━━━━━ DATA

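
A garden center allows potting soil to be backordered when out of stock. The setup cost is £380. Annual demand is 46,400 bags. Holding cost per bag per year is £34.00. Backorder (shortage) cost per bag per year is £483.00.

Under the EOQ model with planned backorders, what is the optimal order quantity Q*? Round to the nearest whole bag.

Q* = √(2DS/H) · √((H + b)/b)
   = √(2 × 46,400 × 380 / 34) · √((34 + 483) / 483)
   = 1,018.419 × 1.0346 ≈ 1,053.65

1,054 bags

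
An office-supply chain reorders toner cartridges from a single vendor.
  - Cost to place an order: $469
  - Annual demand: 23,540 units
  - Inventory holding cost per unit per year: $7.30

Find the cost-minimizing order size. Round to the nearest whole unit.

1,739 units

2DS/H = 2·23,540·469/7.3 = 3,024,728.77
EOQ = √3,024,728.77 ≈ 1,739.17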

━━━━━━━━━━
━━━━━ DATA

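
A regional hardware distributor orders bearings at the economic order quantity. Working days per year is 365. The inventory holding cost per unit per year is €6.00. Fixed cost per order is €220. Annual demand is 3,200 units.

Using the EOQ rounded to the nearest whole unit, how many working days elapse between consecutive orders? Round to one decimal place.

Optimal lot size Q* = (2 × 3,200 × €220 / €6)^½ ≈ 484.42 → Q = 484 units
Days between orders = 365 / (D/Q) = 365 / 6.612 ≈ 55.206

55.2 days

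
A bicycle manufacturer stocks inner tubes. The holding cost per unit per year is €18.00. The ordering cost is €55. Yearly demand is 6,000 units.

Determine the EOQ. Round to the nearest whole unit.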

━━━━━━━━━━
━━━━━ DATA

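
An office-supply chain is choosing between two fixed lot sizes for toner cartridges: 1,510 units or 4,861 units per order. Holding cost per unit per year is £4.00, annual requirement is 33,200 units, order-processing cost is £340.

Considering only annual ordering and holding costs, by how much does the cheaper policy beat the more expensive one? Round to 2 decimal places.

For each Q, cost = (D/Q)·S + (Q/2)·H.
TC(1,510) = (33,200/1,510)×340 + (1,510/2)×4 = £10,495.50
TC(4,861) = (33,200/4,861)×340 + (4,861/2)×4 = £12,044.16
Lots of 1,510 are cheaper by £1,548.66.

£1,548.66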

━━━━━━━━━━

All lines in the records that contain "office" are to be copied and returned.

§ WRITTEN RESPONSE:
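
An office-supply chain reorders toner cartridges from a single vendor.
An office-supply chain is choosing between two fixed lot sizes for toner cartridges: 1,510 units or 4,861 units per order. Holding cost per unit per year is £4.00, annual requirement is 33,200 units, order-processing cost is £340.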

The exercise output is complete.